• [SUPPLIED MATERIAL]

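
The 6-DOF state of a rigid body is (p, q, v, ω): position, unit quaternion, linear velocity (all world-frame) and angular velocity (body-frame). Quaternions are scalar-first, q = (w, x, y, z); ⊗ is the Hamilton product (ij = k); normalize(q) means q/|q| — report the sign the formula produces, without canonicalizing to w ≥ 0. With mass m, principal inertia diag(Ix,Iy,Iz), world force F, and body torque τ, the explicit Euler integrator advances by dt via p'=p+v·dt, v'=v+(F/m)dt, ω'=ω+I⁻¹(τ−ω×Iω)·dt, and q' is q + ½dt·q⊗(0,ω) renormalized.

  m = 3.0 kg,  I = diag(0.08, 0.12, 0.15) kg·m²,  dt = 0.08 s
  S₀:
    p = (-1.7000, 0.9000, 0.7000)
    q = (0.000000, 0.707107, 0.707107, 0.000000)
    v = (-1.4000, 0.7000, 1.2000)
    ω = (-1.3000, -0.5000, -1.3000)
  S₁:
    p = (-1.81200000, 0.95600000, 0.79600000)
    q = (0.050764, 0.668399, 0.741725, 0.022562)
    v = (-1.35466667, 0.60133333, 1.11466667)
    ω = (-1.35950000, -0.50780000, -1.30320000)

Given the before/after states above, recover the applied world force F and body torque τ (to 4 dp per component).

F = (1.7000, -3.7000, -3.2000)
τ = (-0.0400, -0.1300, 0.0200)

ω₁ − ω₀ = (-0.05950000, -0.00780000, -0.00320000)
applied torque τ = (-0.0400, -0.1300, 0.0200)
velocity change Δv = (0.04533333, -0.09866667, -0.08533333)
applied force F = (1.7000, -3.7000, -3.2000)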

• [PROBLEM DESCRIPTION]
Reproduce exactly the line containing "v = (-1.35466667, 0.60133333, 1.11466667)" and all lines after it through the end of the listing above; leave out every earlier line.

• [RESULT OF THE EXERCISE]
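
    v = (-1.35466667, 0.60133333, 1.11466667)
    ω = (-1.35950000, -0.50780000, -1.30320000)

Given the before/after states above, recover the applied world force F and body torque τ (to 4 dp per component).

F = (1.7000, -3.7000, -3.2000)
τ = (-0.0400, -0.1300, 0.0200)

ω₁ − ω₀ = (-0.05950000, -0.00780000, -0.00320000)
applied torque τ = (-0.0400, -0.1300, 0.0200)
velocity change Δv = (0.04533333, -0.09866667, -0.08533333)
applied force F = (1.7000, -3.7000, -3.2000)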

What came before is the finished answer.